REQUIRED WORK | Would you reproduce the listing exactly, leaving nothing out?

RECORDS FOR THE EXERCISE |
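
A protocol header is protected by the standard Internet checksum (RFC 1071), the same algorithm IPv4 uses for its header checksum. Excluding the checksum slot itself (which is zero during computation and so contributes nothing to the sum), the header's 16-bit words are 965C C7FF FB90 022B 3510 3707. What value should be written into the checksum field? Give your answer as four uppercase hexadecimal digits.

One's-complement addition (fold any carry out of bit 15 back into bit 0):
  0x965C + 0xC7FF = 0x15E5B → wrap carry → 0x5E5C
  0x5E5C + 0xFB90 = 0x159EC → wrap carry → 0x59ED
  0x59ED + 0x022B = 0x05C18
  0x5C18 + 0x3510 = 0x09128
  0x9128 + 0x3707 = 0x0C82F
One's-complement sum = 0xC82F.
Checksum = ~0xC82F & 0xFFFF = 0x37D0.

37D0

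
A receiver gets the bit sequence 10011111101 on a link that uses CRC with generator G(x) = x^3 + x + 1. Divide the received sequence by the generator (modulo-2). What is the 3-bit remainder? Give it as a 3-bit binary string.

000

Modulo-2 division of 10011111101 by 1011:
  pos 0: 1001 XOR 1011 = 0010
  pos 2: 1011 XOR 1011 = 0000
  pos 6: 1110 XOR 1011 = 0101
  pos 7: 1011 XOR 1011 = 0000
Remainder = 000 (zero — the frame passes the CRC check).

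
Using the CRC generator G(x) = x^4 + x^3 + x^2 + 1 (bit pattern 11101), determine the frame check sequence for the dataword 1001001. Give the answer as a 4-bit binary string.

0100

Append 4 zeros: 10010010000. Divide by 11101 (XOR where the leading bit is 1):
  pos 0: 10010 XOR 11101 = 01111
  pos 1: 11110 XOR 11101 = 00011
  pos 4: 11100 XOR 11101 = 00001
Remainder (last 4 bits) = 0100. This is the CRC / FCS.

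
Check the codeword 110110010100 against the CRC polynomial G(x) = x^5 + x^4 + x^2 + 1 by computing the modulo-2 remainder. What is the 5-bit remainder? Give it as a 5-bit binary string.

00000

Modulo-2 division of 110110010100 by 110101:
  pos 0: 110110 XOR 110101 = 000011
  pos 4: 110101 XOR 110101 = 000000
Remainder = 00000 (zero — the frame passes the CRC check).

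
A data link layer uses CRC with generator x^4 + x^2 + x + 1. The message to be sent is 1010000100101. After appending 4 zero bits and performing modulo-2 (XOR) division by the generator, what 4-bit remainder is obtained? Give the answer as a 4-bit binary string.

Append 4 zeros: 10100001001010000. Divide by 10111 (XOR where the leading bit is 1):
  pos 0: 10100 XOR 10111 = 00011
  pos 3: 11001 XOR 10111 = 01110
  pos 4: 11100 XOR 10111 = 01011
  pos 5: 10110 XOR 10111 = 00001
  pos 9: 11010 XOR 10111 = 01101
  pos 10: 11010 XOR 10111 = 01101
  pos 11: 11010 XOR 10111 = 01101
  pos 12: 11010 XOR 10111 = 01101
Remainder (last 4 bits) = 1101. This is the CRC / FCS.

1101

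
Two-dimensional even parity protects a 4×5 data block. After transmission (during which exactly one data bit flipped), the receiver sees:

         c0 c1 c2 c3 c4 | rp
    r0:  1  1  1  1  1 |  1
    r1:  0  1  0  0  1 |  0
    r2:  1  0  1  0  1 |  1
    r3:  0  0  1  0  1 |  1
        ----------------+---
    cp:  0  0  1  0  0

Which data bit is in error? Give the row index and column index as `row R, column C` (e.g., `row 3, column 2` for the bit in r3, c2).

Recompute each row's even parity and compare to rp:
  r0: data parity 1, sent rp 1 → ok
  r1: data parity 0, sent rp 0 → ok
  r2: data parity 1, sent rp 1 → ok
  r3: data parity 0, sent rp 1 → mismatch
Recompute each column's even parity and compare to cp:
  c0: data parity 0, sent cp 0 → ok
  c1: data parity 0, sent cp 0 → ok
  c2: data parity 1, sent cp 1 → ok
  c3: data parity 1, sent cp 0 → mismatch
  c4: data parity 0, sent cp 0 → ok
Exactly one row (r3) and one column (c3) fail → the flipped bit is at their intersection.

row 3, column 3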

RESPONSE BOX |
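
A protocol header is protected by the standard Internet checksum (RFC 1071), the same algorithm IPv4 uses for its header checksum. Excluding the checksum slot itself (which is zero during computation and so contributes nothing to the sum), the header's 16-bit words are 965C C7FF FB90 022B 3510 3707. What value should be written into the checksum field? Give your answer as four uppercase hexadecimal digits.

One's-complement addition (fold any carry out of bit 15 back into bit 0):
  0x965C + 0xC7FF = 0x15E5B → wrap carry → 0x5E5C
  0x5E5C + 0xFB90 = 0x159EC → wrap carry → 0x59ED
  0x59ED + 0x022B = 0x05C18
  0x5C18 + 0x3510 = 0x09128
  0x9128 + 0x3707 = 0x0C82F
One's-complement sum = 0xC82F.
Checksum = ~0xC82F & 0xFFFF = 0x37D0.

37D0

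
A receiver gets the bit sequence 10011111101 on a link that uses CRC with generator G(x) = x^3 + x + 1. Divide the received sequence by the generator (modulo-2). What is the 3-bit remainder? Give it as a 3-bit binary string.

000

Modulo-2 division of 10011111101 by 1011:
  pos 0: 1001 XOR 1011 = 0010
  pos 2: 1011 XOR 1011 = 0000
  pos 6: 1110 XOR 1011 = 0101
  pos 7: 1011 XOR 1011 = 0000
Remainder = 000 (zero — the frame passes the CRC check).

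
Using the CRC generator G(x) = x^4 + x^3 + x^2 + 1 (bit pattern 11101), determine the frame check sequence for the dataword 1001001. Give the answer as a 4-bit binary string.

0100

Append 4 zeros: 10010010000. Divide by 11101 (XOR where the leading bit is 1):
  pos 0: 10010 XOR 11101 = 01111
  pos 1: 11110 XOR 11101 = 00011
  pos 4: 11100 XOR 11101 = 00001
Remainder (last 4 bits) = 0100. This is the CRC / FCS.

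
Check the codeword 110110010100 against the CRC polynomial G(x) = x^5 + x^4 + x^2 + 1 by computing the modulo-2 remainder. What is the 5-bit remainder? Give it as a 5-bit binary string.

00000

Modulo-2 division of 110110010100 by 110101:
  pos 0: 110110 XOR 110101 = 000011
  pos 4: 110101 XOR 110101 = 000000
Remainder = 00000 (zero — the frame passes the CRC check).

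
A data link layer uses CRC with generator x^4 + x^2 + x + 1. The message to be sent is 1010000100101. After appending 4 zero bits and performing modulo-2 (XOR) division by the generator, what 4-bit remainder is obtained? Give the answer as a 4-bit binary string.

Append 4 zeros: 10100001001010000. Divide by 10111 (XOR where the leading bit is 1):
  pos 0: 10100 XOR 10111 = 00011
  pos 3: 11001 XOR 10111 = 01110
  pos 4: 11100 XOR 10111 = 01011
  pos 5: 10110 XOR 10111 = 00001
  pos 9: 11010 XOR 10111 = 01101
  pos 10: 11010 XOR 10111 = 01101
  pos 11: 11010 XOR 10111 = 01101
  pos 12: 11010 XOR 10111 = 01101
Remainder (last 4 bits) = 1101. This is the CRC / FCS.

1101

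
Two-dimensional even parity protects a 4×5 data block. After transmission (during which exactly one data bit flipped), the receiver sees:

         c0 c1 c2 c3 c4 | rp
    r0:  1  1  1  1  1 |  1
    r1:  0  1  0  0  1 |  0
    r2:  1  0  1  0  1 |  1
    r3:  0  0  1  0  1 |  1
        ----------------+---
    cp:  0  0  1  0  0

Which data bit is in error? Give the row index and column index as `row R, column C` (e.g., `row 3, column 2` for the bit in r3, c2).

Recompute each row's even parity and compare to rp:
  r0: data parity 1, sent rp 1 → ok
  r1: data parity 0, sent rp 0 → ok
  r2: data parity 1, sent rp 1 → ok
  r3: data parity 0, sent rp 1 → mismatch
Recompute each column's even parity and compare to cp:
  c0: data parity 0, sent cp 0 → ok
  c1: data parity 0, sent cp 0 → ok
  c2: data parity 1, sent cp 1 → ok
  c3: data parity 1, sent cp 0 → mismatch
  c4: data parity 0, sent cp 0 → ok
Exactly one row (r3) and one column (c3) fail → the flipped bit is at their intersection.

row 3, column 3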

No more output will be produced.